• Exercise objective
The lines below are to be quoted exactly, from the first through the one that contains "(9x + 9y, 9y".

*** Opening of Material shown ***

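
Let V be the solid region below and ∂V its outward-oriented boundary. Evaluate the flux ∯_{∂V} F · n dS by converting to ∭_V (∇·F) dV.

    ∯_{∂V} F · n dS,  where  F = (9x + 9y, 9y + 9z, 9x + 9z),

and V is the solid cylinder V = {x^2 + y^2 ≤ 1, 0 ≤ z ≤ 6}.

By the divergence theorem,

    ∯_{∂V} F · n dS = ∭_V (∇ · F) dV.

Compute the divergence:
    ∇ · F = ∂F_x/∂x + ∂F_y/∂y + ∂F_z/∂z = 9 + 9 + 9 = 27.

In cylindrical coordinates, x = r cos(θ), y = r sin(θ), z = z, dV = r dr dθ dz, with 0 ≤ r ≤ 1, 0 ≤ θ ≤ 2π, 0 ≤ z ≤ 6.

The integrand, after substitution and multiplying by the volume element, becomes (27) · r, so

    ∭_V (∇·F) dV = ∫_0^{2π} ∫_0^{1} ∫_0^{6} (27) · r dz dr dθ.

Inner (z from 0 to 6): 162r.
Middle (r from 0 to 1): 81.
Outer (θ from 0 to 2π): 162π.

Therefore ∯_{∂V} F · n dS = 162π.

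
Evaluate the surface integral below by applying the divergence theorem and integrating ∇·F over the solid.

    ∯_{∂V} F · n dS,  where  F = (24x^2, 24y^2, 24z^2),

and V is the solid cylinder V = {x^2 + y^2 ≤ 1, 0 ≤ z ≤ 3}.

By the divergence theorem,

    ∯_{∂V} F · n dS = ∭_V (∇ · F) dV.

Compute the divergence:
    ∇ · F = ∂F_x/∂x + ∂F_y/∂y + ∂F_z/∂z = 48x + 48y + 48z.

In cylindrical coordinates, x = r cos(θ), y = r sin(θ), z = z, dV = r dr dθ dz, with 0 ≤ r ≤ 1, 0 ≤ θ ≤ 2π, 0 ≤ z ≤ 3.

The integrand, after substitution and multiplying by the volume element, becomes (48sqrt(2)r sin(θ + π/4) + 48z) · r, so

    ∭_V (∇·F) dV = ∫_0^{2π} ∫_0^{1} ∫_0^{3} (48sqrt(2)r sin(θ + π/4) + 48z) · r dz dr dθ.

Inner (z from 0 to 3): 72r (2sqrt(2)r sin(θ + π/4) + 3).
Middle (r from 0 to 1): 48sqrt(2)sin(θ + π/4) + 108.
Outer (θ from 0 to 2π): 216π.

Therefore ∯_{∂V} F · n dS = 216π.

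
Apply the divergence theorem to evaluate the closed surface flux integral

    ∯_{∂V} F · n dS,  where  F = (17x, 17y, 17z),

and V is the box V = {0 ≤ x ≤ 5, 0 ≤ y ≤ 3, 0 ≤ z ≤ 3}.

By the divergence theorem,

    ∯_{∂V} F · n dS = ∭_V (∇ · F) dV.

Compute the divergence:
    ∇ · F = ∂F_x/∂x + ∂F_y/∂y + ∂F_z/∂z = 17 + 17 + 17 = 51.

V is a rectangular box, so dV = dx dy dz with 0 ≤ x ≤ 5, 0 ≤ y ≤ 3, 0 ≤ z ≤ 3.

Integrate (51) over V as an iterated integral:

    ∭_V (∇·F) dV = ∫_0^{5} ∫_0^{3} ∫_0^{3} (51) dz dy dx.

Inner (z from 0 to 3): 153.
Middle (y from 0 to 3): 459.
Outer (x from 0 to 5): 2295.

Therefore ∯_{∂V} F · n dS = 2295.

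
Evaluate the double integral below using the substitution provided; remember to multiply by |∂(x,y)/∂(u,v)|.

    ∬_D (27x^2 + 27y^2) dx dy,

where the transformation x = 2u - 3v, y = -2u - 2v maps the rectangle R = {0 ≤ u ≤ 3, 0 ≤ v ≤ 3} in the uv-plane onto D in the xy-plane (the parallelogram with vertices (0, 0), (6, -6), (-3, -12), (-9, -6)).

Compute the Jacobian determinant of (x, y) with respect to (u, v):

    ∂(x,y)/∂(u,v) = | 2  -3 | = (2)(-2) - (-3)(-2) = -10.
                   | -2  -2 |

Its absolute value is |J| = 10 (the area scaling factor).

Substituting x = 2u - 3v, y = -2u - 2v into the integrand,

    27x^2 + 27y^2 → 216u^2 - 108u v + 351v^2,

so the integral becomes

    ∬_R (216u^2 - 108u v + 351v^2) · |J| du dv = ∫_0^3 ∫_0^3 (2160u^2 - 1080u v + 3510v^2) dv du.

Inner (v): 6480u^2 - 4860u + 31590.
Outer (u): 131220.

Therefore ∬_D (27x^2 + 27y^2) dx dy = 131220.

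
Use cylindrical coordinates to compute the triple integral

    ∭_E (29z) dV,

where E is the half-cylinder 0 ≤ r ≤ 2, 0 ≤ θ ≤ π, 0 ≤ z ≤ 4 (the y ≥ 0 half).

In cylindrical coordinates, x = r cos(θ), y = r sin(θ), z = z, and dV = r dr dθ dz.

The integrand becomes 29z, so

    ∭_E (29z) dV = ∫_{0}^{π} ∫_{0}^{2} ∫_{0}^{4} (29z) · r dz dr dθ.

Inner (z): 232r.
Middle (r from 0 to 2): 464.
Outer (θ): 464π.

Therefore the triple integral equals 464π.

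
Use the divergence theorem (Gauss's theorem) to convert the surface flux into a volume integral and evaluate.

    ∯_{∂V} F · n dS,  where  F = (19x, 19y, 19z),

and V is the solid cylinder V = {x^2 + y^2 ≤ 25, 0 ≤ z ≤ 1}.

By the divergence theorem,

    ∯_{∂V} F · n dS = ∭_V (∇ · F) dV.

Compute the divergence:
    ∇ · F = ∂F_x/∂x + ∂F_y/∂y + ∂F_z/∂z = 19 + 19 + 19 = 57.

In cylindrical coordinates, x = r cos(θ), y = r sin(θ), z = z, dV = r dr dθ dz, with 0 ≤ r ≤ 5, 0 ≤ θ ≤ 2π, 0 ≤ z ≤ 1.

The integrand, after substitution and multiplying by the volume element, becomes (57) · r, so

    ∭_V (∇·F) dV = ∫_0^{2π} ∫_0^{5} ∫_0^{1} (57) · r dz dr dθ.

Inner (z from 0 to 1): 57r.
Middle (r from 0 to 5): 1425/2.
Outer (θ from 0 to 2π): 1425π.

Therefore ∯_{∂V} F · n dS = 1425π.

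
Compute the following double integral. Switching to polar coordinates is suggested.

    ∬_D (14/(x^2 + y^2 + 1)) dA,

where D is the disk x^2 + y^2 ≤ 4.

The region D is 0 ≤ r ≤ 2, 0 ≤ θ ≤ 2π in polar coordinates, where x = r cos(θ), y = r sin(θ), and dA = r dr dθ.

Under the substitution, the integrand becomes 14/(r^2 + 1), so

    ∬_D (14/(x^2 + y^2 + 1)) dA = ∫_{0}^{2π} ∫_{0}^{2} (14/(r^2 + 1)) · r dr dθ.

Inner integral (in r): ∫_{0}^{2} (14/(r^2 + 1)) · r dr = log(78125).

Outer integral (in θ): ∫_{0}^{2π} (log(78125)) dθ = 14π log(5).

Therefore ∬_D (14/(x^2 + y^2 + 1)) dA = 14π log(5).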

*** Close of Material shown ***

• Response area
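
Let V be the solid region below and ∂V its outward-oriented boundary. Evaluate the flux ∯_{∂V} F · n dS by converting to ∭_V (∇·F) dV.

    ∯_{∂V} F · n dS,  where  F = (9x + 9y, 9y + 9z, 9x + 9z),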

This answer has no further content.